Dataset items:
--- START ---

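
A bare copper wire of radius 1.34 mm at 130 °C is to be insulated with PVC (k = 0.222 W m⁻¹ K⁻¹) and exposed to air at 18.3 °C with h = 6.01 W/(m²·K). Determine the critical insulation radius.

r_cr = 3.69 cm

For a cylinder, r_cr = k_ins/h = 0.222/6.01 = 0.0369 m = 3.69 cm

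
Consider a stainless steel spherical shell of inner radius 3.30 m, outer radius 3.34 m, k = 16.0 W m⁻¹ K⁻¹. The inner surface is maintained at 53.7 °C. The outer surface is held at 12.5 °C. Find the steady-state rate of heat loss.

Q = 4πk·ΔT/(1/r₁ − 1/r₂) = 4π × 16.0 × 41.2 / (1/3.30 − 1/3.34) = 2.28×10^6 W

Q = 2280 kW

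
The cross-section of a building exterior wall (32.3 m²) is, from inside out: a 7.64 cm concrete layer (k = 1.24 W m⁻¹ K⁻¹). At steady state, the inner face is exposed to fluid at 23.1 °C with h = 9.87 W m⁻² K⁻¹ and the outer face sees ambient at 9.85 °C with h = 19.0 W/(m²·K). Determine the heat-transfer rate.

Series thermal resistances, inner to outer:
  R_conv,in = 1/(hA) = 1/(9.87·32.3) = 0.003137 K/W
  R_concrete = L/(kA) = 0.0764/(1.24·32.3) = 0.001908 K/W
  R_conv,out = 1/(hA) = 1/(19.0·32.3) = 0.001629 K/W
ΣR = 0.003137 + 0.001908 + 0.001629 = 0.006674 K/W
Q = ΔT/ΣR = (23.1 °C − 9.85 °C)/0.006674 = 1990 W

Q = 1990 W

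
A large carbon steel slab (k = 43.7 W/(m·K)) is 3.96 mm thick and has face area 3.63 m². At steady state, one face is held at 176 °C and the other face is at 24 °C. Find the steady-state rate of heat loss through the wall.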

--- END ---

What you return must match the entries exactly, word for word.

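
A bare copper wire of radius 1.34 mm at 130 °C is to be insulated with PVC (k = 0.222 W m⁻¹ K⁻¹) and exposed to air at 18.3 °C with h = 6.01 W/(m²·K). Determine the critical insulation radius.

r_cr = 3.69 cm

For a cylinder, r_cr = k_ins/h = 0.222/6.01 = 0.0369 m = 3.69 cm

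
Consider a stainless steel spherical shell of inner radius 3.30 m, outer radius 3.34 m, k = 16.0 W m⁻¹ K⁻¹. The inner surface is maintained at 53.7 °C. The outer surface is held at 12.5 °C. Find the steady-state rate of heat loss.

Q = 4πk·ΔT/(1/r₁ − 1/r₂) = 4π × 16.0 × 41.2 / (1/3.30 − 1/3.34) = 2.28×10^6 W

Q = 2280 kW

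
The cross-section of a building exterior wall (32.3 m²) is, from inside out: a 7.64 cm concrete layer (k = 1.24 W m⁻¹ K⁻¹). At steady state, the inner face is exposed to fluid at 23.1 °C with h = 9.87 W m⁻² K⁻¹ and the outer face sees ambient at 9.85 °C with h = 19.0 W/(m²·K). Determine the heat-transfer rate.

Series thermal resistances, inner to outer:
  R_conv,in = 1/(hA) = 1/(9.87·32.3) = 0.003137 K/W
  R_concrete = L/(kA) = 0.0764/(1.24·32.3) = 0.001908 K/W
  R_conv,out = 1/(hA) = 1/(19.0·32.3) = 0.001629 K/W
ΣR = 0.003137 + 0.001908 + 0.001629 = 0.006674 K/W
Q = ΔT/ΣR = (23.1 °C − 9.85 °C)/0.006674 = 1990 W

Q = 1990 W

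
A large carbon steel slab (k = 43.7 W/(m·K)) is 3.96 mm thick and has face area 3.63 m². At steady state, one face is held at 176 °C and the other face is at 24 °C. Find the steady-state rate of heat loss through the wall.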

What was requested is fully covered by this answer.